**TO DO**
The entries below are to be duplicated exactly, with nothing left out.

**RECORDS**
[Start of Attachment]
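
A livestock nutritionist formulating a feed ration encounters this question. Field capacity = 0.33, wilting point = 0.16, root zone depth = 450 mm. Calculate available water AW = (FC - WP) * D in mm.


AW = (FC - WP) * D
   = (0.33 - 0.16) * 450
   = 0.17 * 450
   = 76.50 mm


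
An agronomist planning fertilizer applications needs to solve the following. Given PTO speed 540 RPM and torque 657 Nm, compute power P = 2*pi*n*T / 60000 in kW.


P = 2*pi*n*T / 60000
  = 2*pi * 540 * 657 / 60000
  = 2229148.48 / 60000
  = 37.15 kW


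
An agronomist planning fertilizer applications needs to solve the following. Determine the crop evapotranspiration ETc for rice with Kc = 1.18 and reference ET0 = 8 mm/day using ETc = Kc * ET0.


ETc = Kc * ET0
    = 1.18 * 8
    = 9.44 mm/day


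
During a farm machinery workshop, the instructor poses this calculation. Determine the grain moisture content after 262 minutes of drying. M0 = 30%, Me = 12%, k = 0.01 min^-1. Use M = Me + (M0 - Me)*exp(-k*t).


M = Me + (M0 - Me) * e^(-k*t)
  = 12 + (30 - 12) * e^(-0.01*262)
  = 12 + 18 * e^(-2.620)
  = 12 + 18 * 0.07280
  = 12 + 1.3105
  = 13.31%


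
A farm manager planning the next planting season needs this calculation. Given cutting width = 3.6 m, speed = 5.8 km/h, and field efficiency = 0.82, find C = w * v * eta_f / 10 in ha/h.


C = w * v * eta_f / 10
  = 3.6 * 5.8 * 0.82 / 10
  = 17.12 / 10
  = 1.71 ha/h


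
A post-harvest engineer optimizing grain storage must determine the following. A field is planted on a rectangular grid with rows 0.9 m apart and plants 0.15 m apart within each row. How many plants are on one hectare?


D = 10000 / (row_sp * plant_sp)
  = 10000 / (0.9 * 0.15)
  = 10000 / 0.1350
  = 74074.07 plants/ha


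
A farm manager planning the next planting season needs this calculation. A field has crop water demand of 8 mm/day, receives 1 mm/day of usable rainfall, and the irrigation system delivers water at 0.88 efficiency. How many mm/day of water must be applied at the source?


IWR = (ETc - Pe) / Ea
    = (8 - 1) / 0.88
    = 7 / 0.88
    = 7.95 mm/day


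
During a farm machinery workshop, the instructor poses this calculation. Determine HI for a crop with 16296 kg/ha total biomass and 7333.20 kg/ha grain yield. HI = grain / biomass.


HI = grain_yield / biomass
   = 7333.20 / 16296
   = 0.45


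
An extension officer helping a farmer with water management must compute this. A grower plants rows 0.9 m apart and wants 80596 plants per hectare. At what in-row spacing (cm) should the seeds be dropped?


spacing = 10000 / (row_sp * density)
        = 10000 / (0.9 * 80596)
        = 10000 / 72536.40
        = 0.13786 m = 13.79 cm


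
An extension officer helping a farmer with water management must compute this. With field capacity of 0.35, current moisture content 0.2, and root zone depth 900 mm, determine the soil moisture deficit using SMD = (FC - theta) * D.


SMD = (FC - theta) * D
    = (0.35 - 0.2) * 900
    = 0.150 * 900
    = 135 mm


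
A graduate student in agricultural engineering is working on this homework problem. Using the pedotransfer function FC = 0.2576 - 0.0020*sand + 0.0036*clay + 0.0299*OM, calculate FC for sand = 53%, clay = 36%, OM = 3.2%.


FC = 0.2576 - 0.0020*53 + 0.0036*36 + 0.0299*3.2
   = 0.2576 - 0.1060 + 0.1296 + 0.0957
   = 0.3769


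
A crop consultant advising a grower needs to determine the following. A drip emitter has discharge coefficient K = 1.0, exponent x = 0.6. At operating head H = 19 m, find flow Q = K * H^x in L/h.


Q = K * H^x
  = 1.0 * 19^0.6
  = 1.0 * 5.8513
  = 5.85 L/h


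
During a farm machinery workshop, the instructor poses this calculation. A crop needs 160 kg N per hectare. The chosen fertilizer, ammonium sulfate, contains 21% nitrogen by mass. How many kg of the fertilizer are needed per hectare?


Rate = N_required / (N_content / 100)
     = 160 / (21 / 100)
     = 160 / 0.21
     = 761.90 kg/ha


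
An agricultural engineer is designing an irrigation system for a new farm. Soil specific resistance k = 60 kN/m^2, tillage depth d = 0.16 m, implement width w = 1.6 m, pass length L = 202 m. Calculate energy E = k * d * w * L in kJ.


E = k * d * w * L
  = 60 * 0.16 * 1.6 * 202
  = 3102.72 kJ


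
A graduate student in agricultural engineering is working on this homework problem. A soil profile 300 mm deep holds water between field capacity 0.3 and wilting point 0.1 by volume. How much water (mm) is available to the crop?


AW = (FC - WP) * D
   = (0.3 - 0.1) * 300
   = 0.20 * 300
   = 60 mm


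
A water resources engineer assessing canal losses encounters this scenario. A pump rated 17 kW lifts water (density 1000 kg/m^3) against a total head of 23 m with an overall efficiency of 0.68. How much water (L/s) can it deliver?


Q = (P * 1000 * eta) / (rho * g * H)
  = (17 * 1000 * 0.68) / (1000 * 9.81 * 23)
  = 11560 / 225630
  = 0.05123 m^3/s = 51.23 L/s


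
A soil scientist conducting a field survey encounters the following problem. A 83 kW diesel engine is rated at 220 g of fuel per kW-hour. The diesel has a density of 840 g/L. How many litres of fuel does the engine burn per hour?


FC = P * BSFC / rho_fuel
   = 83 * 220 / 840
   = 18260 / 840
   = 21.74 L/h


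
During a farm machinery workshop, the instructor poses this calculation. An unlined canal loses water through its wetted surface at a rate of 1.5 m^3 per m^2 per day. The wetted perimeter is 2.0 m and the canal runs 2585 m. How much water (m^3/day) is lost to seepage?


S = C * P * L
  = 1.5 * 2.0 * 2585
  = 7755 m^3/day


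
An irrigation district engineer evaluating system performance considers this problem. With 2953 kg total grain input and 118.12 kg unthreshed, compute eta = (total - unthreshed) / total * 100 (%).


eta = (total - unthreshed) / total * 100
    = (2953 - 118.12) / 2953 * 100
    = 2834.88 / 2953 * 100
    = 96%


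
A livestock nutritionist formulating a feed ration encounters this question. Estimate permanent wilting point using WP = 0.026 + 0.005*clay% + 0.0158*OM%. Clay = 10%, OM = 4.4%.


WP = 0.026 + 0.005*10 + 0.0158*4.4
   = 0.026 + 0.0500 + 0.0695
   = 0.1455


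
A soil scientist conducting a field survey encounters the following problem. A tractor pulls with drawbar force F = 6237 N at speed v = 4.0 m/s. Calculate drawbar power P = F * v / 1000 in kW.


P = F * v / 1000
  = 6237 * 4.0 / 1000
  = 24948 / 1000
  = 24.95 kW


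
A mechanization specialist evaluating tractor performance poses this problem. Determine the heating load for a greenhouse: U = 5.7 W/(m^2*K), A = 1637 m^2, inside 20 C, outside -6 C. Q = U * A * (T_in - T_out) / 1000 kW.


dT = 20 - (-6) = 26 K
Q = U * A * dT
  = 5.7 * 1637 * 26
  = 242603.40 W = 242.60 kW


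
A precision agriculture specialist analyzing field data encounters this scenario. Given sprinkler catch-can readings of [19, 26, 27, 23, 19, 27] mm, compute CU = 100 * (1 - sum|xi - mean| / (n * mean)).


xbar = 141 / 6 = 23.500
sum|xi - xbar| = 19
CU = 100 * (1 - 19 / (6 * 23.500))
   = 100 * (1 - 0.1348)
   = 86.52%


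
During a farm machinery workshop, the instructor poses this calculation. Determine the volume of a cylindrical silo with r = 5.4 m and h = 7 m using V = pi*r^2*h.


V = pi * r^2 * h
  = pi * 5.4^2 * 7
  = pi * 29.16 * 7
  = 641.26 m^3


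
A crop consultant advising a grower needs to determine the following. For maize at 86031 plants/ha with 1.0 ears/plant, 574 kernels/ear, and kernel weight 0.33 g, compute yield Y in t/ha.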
[End of Attachment]
**RESPONSE TO THE TASK**
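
A livestock nutritionist formulating a feed ration encounters this question. Field capacity = 0.33, wilting point = 0.16, root zone depth = 450 mm. Calculate available water AW = (FC - WP) * D in mm.


AW = (FC - WP) * D
   = (0.33 - 0.16) * 450
   = 0.17 * 450
   = 76.50 mm


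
An agronomist planning fertilizer applications needs to solve the following. Given PTO speed 540 RPM and torque 657 Nm, compute power P = 2*pi*n*T / 60000 in kW.


P = 2*pi*n*T / 60000
  = 2*pi * 540 * 657 / 60000
  = 2229148.48 / 60000
  = 37.15 kW


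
An agronomist planning fertilizer applications needs to solve the following. Determine the crop evapotranspiration ETc for rice with Kc = 1.18 and reference ET0 = 8 mm/day using ETc = Kc * ET0.


ETc = Kc * ET0
    = 1.18 * 8
    = 9.44 mm/day


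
During a farm machinery workshop, the instructor poses this calculation. Determine the grain moisture content after 262 minutes of drying. M0 = 30%, Me = 12%, k = 0.01 min^-1. Use M = Me + (M0 - Me)*exp(-k*t).


M = Me + (M0 - Me) * e^(-k*t)
  = 12 + (30 - 12) * e^(-0.01*262)
  = 12 + 18 * e^(-2.620)
  = 12 + 18 * 0.07280
  = 12 + 1.3105
  = 13.31%


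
A farm manager planning the next planting season needs this calculation. Given cutting width = 3.6 m, speed = 5.8 km/h, and field efficiency = 0.82, find C = w * v * eta_f / 10 in ha/h.


C = w * v * eta_f / 10
  = 3.6 * 5.8 * 0.82 / 10
  = 17.12 / 10
  = 1.71 ha/h


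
A post-harvest engineer optimizing grain storage must determine the following. A field is planted on a rectangular grid with rows 0.9 m apart and plants 0.15 m apart within each row. How many plants are on one hectare?


D = 10000 / (row_sp * plant_sp)
  = 10000 / (0.9 * 0.15)
  = 10000 / 0.1350
  = 74074.07 plants/ha


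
A farm manager planning the next planting season needs this calculation. A field has crop water demand of 8 mm/day, receives 1 mm/day of usable rainfall, and the irrigation system delivers water at 0.88 efficiency. How many mm/day of water must be applied at the source?


IWR = (ETc - Pe) / Ea
    = (8 - 1) / 0.88
    = 7 / 0.88
    = 7.95 mm/day


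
During a farm machinery workshop, the instructor poses this calculation. Determine HI for a crop with 16296 kg/ha total biomass and 7333.20 kg/ha grain yield. HI = grain / biomass.


HI = grain_yield / biomass
   = 7333.20 / 16296
   = 0.45


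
An extension officer helping a farmer with water management must compute this. A grower plants rows 0.9 m apart and wants 80596 plants per hectare. At what in-row spacing (cm) should the seeds be dropped?


spacing = 10000 / (row_sp * density)
        = 10000 / (0.9 * 80596)
        = 10000 / 72536.40
        = 0.13786 m = 13.79 cm


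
An extension officer helping a farmer with water management must compute this. With field capacity of 0.35, current moisture content 0.2, and root zone depth 900 mm, determine the soil moisture deficit using SMD = (FC - theta) * D.


SMD = (FC - theta) * D
    = (0.35 - 0.2) * 900
    = 0.150 * 900
    = 135 mm


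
A graduate student in agricultural engineering is working on this homework problem. Using the pedotransfer function FC = 0.2576 - 0.0020*sand + 0.0036*clay + 0.0299*OM, calculate FC for sand = 53%, clay = 36%, OM = 3.2%.


FC = 0.2576 - 0.0020*53 + 0.0036*36 + 0.0299*3.2
   = 0.2576 - 0.1060 + 0.1296 + 0.0957
   = 0.3769


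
A crop consultant advising a grower needs to determine the following. A drip emitter has discharge coefficient K = 1.0, exponent x = 0.6. At operating head H = 19 m, find flow Q = K * H^x in L/h.


Q = K * H^x
  = 1.0 * 19^0.6
  = 1.0 * 5.8513
  = 5.85 L/h


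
During a farm machinery workshop, the instructor poses this calculation. A crop needs 160 kg N per hectare. The chosen fertilizer, ammonium sulfate, contains 21% nitrogen by mass. How many kg of the fertilizer are needed per hectare?


Rate = N_required / (N_content / 100)
     = 160 / (21 / 100)
     = 160 / 0.21
     = 761.90 kg/ha


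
An agricultural engineer is designing an irrigation system for a new farm. Soil specific resistance k = 60 kN/m^2, tillage depth d = 0.16 m, implement width w = 1.6 m, pass length L = 202 m. Calculate energy E = k * d * w * L in kJ.


E = k * d * w * L
  = 60 * 0.16 * 1.6 * 202
  = 3102.72 kJ


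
A graduate student in agricultural engineering is working on this homework problem. A soil profile 300 mm deep holds water between field capacity 0.3 and wilting point 0.1 by volume. How much water (mm) is available to the crop?


AW = (FC - WP) * D
   = (0.3 - 0.1) * 300
   = 0.20 * 300
   = 60 mm


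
A water resources engineer assessing canal losses encounters this scenario. A pump rated 17 kW lifts water (density 1000 kg/m^3) against a total head of 23 m with an overall efficiency of 0.68. How much water (L/s) can it deliver?


Q = (P * 1000 * eta) / (rho * g * H)
  = (17 * 1000 * 0.68) / (1000 * 9.81 * 23)
  = 11560 / 225630
  = 0.05123 m^3/s = 51.23 L/s


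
A soil scientist conducting a field survey encounters the following problem. A 83 kW diesel engine is rated at 220 g of fuel per kW-hour. The diesel has a density of 840 g/L. How many litres of fuel does the engine burn per hour?


FC = P * BSFC / rho_fuel
   = 83 * 220 / 840
   = 18260 / 840
   = 21.74 L/h


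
During a farm machinery workshop, the instructor poses this calculation. An unlined canal loses water through its wetted surface at a rate of 1.5 m^3 per m^2 per day. The wetted perimeter is 2.0 m and the canal runs 2585 m. How much water (m^3/day) is lost to seepage?


S = C * P * L
  = 1.5 * 2.0 * 2585
  = 7755 m^3/day


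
An irrigation district engineer evaluating system performance considers this problem. With 2953 kg total grain input and 118.12 kg unthreshed, compute eta = (total - unthreshed) / total * 100 (%).


eta = (total - unthreshed) / total * 100
    = (2953 - 118.12) / 2953 * 100
    = 2834.88 / 2953 * 100
    = 96%


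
A livestock nutritionist formulating a feed ration encounters this question. Estimate permanent wilting point using WP = 0.026 + 0.005*clay% + 0.0158*OM%. Clay = 10%, OM = 4.4%.


WP = 0.026 + 0.005*10 + 0.0158*4.4
   = 0.026 + 0.0500 + 0.0695
   = 0.1455


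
A soil scientist conducting a field survey encounters the following problem. A tractor pulls with drawbar force F = 6237 N at speed v = 4.0 m/s. Calculate drawbar power P = F * v / 1000 in kW.


P = F * v / 1000
  = 6237 * 4.0 / 1000
  = 24948 / 1000
  = 24.95 kW


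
A mechanization specialist evaluating tractor performance poses this problem. Determine the heating load for a greenhouse: U = 5.7 W/(m^2*K), A = 1637 m^2, inside 20 C, outside -6 C. Q = U * A * (T_in - T_out) / 1000 kW.


dT = 20 - (-6) = 26 K
Q = U * A * dT
  = 5.7 * 1637 * 26
  = 242603.40 W = 242.60 kW


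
A precision agriculture specialist analyzing field data encounters this scenario. Given sprinkler catch-can readings of [19, 26, 27, 23, 19, 27] mm, compute CU = 100 * (1 - sum|xi - mean| / (n * mean)).


xbar = 141 / 6 = 23.500
sum|xi - xbar| = 19
CU = 100 * (1 - 19 / (6 * 23.500))
   = 100 * (1 - 0.1348)
   = 86.52%


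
During a farm machinery workshop, the instructor poses this calculation. Determine the volume of a cylindrical silo with r = 5.4 m and h = 7 m using V = pi*r^2*h.


V = pi * r^2 * h
  = pi * 5.4^2 * 7
  = pi * 29.16 * 7
  = 641.26 m^3


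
A crop consultant advising a grower needs to determine the following. For maize at 86031 plants/ha with 1.0 ears/plant, 574 kernels/ear, and kernel weight 0.33 g, compute yield Y in t/ha.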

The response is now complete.